WHAT YOU HAVE TO DO —
Scan the data. Collect each line that contains the word "where".

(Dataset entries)
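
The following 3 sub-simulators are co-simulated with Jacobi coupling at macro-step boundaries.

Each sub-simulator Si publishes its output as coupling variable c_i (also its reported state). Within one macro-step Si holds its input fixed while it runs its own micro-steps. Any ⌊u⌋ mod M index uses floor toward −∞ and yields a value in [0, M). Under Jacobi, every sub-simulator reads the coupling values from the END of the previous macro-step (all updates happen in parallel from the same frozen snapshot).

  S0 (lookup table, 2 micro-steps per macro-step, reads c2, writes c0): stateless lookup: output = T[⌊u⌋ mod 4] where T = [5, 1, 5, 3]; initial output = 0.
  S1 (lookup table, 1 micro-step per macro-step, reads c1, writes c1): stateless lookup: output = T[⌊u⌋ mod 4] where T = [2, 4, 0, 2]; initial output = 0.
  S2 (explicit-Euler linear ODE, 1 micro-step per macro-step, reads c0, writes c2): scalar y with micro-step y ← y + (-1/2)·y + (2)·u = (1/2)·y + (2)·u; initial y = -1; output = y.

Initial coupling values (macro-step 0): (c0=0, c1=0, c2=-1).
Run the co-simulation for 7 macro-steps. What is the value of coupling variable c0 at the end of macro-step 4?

macro 1: S0 reads c2=-1 → after 2×micro: 3; S1 reads c1=0 → after 1×micro: 2; S2 reads c0=0 → after 1×micro: -1/2 ⇒ (c0=3, c1=2, c2=-1/2)
macro 2: S0 reads c2=-1/2 → after 2×micro: 3; S1 reads c1=2 → after 1×micro: 0; S2 reads c0=3 → after 1×micro: 23/4 ⇒ (c0=3, c1=0, c2=23/4)
macro 3: S0 reads c2=23/4 → after 2×micro: 1; S1 reads c1=0 → after 1×micro: 2; S2 reads c0=3 → after 1×micro: 71/8 ⇒ (c0=1, c1=2, c2=71/8)
macro 4: S0 reads c2=71/8 → after 2×micro: 5; S1 reads c1=2 → after 1×micro: 0; S2 reads c0=1 → after 1×micro: 103/16 ⇒ (c0=5, c1=0, c2=103/16)
macro 5: S0 reads c2=103/16 → after 2×micro: 5; S1 reads c1=0 → after 1×micro: 2; S2 reads c0=5 → after 1×micro: 423/32 ⇒ (c0=5, c1=2, c2=423/32)
macro 6: S0 reads c2=423/32 → after 2×micro: 1; S1 reads c1=2 → after 1×micro: 0; S2 reads c0=5 → after 1×micro: 1063/64 ⇒ (c0=1, c1=0, c2=1063/64)
macro 7: S0 reads c2=1063/64 → after 2×micro: 5; S1 reads c1=0 → after 1×micro: 2; S2 reads c0=1 → after 1×micro: 1319/128 ⇒ (c0=5, c1=2, c2=1319/128)

c0 at macro-step 4 = 5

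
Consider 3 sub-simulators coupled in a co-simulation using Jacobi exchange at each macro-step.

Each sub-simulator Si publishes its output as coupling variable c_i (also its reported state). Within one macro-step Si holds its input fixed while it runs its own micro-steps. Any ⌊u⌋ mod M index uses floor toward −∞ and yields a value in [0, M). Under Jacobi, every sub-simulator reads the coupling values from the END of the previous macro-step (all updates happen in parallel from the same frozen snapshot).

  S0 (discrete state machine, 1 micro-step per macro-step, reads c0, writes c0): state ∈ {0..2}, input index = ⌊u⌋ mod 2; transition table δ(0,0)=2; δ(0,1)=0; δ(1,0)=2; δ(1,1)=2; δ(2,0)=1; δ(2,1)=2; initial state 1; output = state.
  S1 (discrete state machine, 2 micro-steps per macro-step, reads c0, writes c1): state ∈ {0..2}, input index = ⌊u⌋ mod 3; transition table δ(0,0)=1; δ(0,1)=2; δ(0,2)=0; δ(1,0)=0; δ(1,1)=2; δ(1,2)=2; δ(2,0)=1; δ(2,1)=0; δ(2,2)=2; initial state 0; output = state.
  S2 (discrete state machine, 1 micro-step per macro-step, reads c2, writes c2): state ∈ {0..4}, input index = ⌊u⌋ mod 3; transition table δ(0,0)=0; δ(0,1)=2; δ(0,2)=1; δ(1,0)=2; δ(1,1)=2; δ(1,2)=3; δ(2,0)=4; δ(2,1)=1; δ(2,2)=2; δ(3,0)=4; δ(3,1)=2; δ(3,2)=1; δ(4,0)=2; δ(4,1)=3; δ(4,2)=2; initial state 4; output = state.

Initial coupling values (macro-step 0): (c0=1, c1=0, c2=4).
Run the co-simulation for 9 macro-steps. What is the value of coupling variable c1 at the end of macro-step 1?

c1 at macro-step 1 = 0

macro 1: S0 reads c0=1 → after 1×micro: 2; S1 reads c0=1 → after 2×micro: 0; S2 reads c2=4 → after 1×micro: 3 ⇒ (c0=2, c1=0, c2=3)
macro 2: S0 reads c0=2 → after 1×micro: 1; S1 reads c0=2 → after 2×micro: 0; S2 reads c2=3 → after 1×micro: 4 ⇒ (c0=1, c1=0, c2=4)
macro 3: S0 reads c0=1 → after 1×micro: 2; S1 reads c0=1 → after 2×micro: 0; S2 reads c2=4 → after 1×micro: 3 ⇒ (c0=2, c1=0, c2=3)
macro 4: S0 reads c0=2 → after 1×micro: 1; S1 reads c0=2 → after 2×micro: 0; S2 reads c2=3 → after 1×micro: 4 ⇒ (c0=1, c1=0, c2=4)
macro 5: S0 reads c0=1 → after 1×micro: 2; S1 reads c0=1 → after 2×micro: 0; S2 reads c2=4 → after 1×micro: 3 ⇒ (c0=2, c1=0, c2=3)
macro 6: S0 reads c0=2 → after 1×micro: 1; S1 reads c0=2 → after 2×micro: 0; S2 reads c2=3 → after 1×micro: 4 ⇒ (c0=1, c1=0, c2=4)
macro 7: S0 reads c0=1 → after 1×micro: 2; S1 reads c0=1 → after 2×micro: 0; S2 reads c2=4 → after 1×micro: 3 ⇒ (c0=2, c1=0, c2=3)
macro 8: S0 reads c0=2 → after 1×micro: 1; S1 reads c0=2 → after 2×micro: 0; S2 reads c2=3 → after 1×micro: 4 ⇒ (c0=1, c1=0, c2=4)
macro 9: S0 reads c0=1 → after 1×micro: 2; S1 reads c0=1 → after 2×micro: 0; S2 reads c2=4 → after 1×micro: 3 ⇒ (c0=2, c1=0, c2=3)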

OUTPUT FOR THIS TASK —
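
  S0 (lookup table, 2 micro-steps per macro-step, reads c2, writes c0): stateless lookup: output = T[⌊u⌋ mod 4] where T = [5, 1, 5, 3]; initial output = 0.
  S1 (lookup table, 1 micro-step per macro-step, reads c1, writes c1): stateless lookup: output = T[⌊u⌋ mod 4] where T = [2, 4, 0, 2]; initial output = 0.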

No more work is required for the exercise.